### [What you need to do]
Copy out all of the data exactly as it appears.

### [Input material]

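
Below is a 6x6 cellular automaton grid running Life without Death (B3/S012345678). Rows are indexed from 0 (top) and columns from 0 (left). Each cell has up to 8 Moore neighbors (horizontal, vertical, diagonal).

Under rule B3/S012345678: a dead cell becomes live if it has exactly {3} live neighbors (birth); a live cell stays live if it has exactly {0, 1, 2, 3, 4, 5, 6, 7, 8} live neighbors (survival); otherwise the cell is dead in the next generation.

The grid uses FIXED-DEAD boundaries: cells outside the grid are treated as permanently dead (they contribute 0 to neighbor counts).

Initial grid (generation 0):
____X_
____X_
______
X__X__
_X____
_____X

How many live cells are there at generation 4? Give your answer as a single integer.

Answer: 6

Derivation:
Simulating step by step:
Generation 0 (given above): 6 live cells
Generation 1: 6 live cells
____X_
____X_
______
X__X__
_X____
_____X
Generation 2: 6 live cells
____X_
____X_
______
X__X__
_X____
_____X
Generation 3: 6 live cells
____X_
____X_
______
X__X__
_X____
_____X
Generation 4: 6 live cells
____X_
____X_
______
X__X__
_X____
_____X
Population at generation 4: 6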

### [Task result]
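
Below is a 6x6 cellular automaton grid running Life without Death (B3/S012345678). Rows are indexed from 0 (top) and columns from 0 (left). Each cell has up to 8 Moore neighbors (horizontal, vertical, diagonal).

Under rule B3/S012345678: a dead cell becomes live if it has exactly {3} live neighbors (birth); a live cell stays live if it has exactly {0, 1, 2, 3, 4, 5, 6, 7, 8} live neighbors (survival); otherwise the cell is dead in the next generation.

The grid uses FIXED-DEAD boundaries: cells outside the grid are treated as permanently dead (they contribute 0 to neighbor counts).

Initial grid (generation 0):
____X_
____X_
______
X__X__
_X____
_____X

How many live cells are there at generation 4? Give your answer as a single integer.

Answer: 6

Derivation:
Simulating step by step:
Generation 0 (given above): 6 live cells
Generation 1: 6 live cells
____X_
____X_
______
X__X__
_X____
_____X
Generation 2: 6 live cells
____X_
____X_
______
X__X__
_X____
_____X
Generation 3: 6 live cells
____X_
____X_
______
X__X__
_X____
_____X
Generation 4: 6 live cells
____X_
____X_
______
X__X__
_X____
_____X
Population at generation 4: 6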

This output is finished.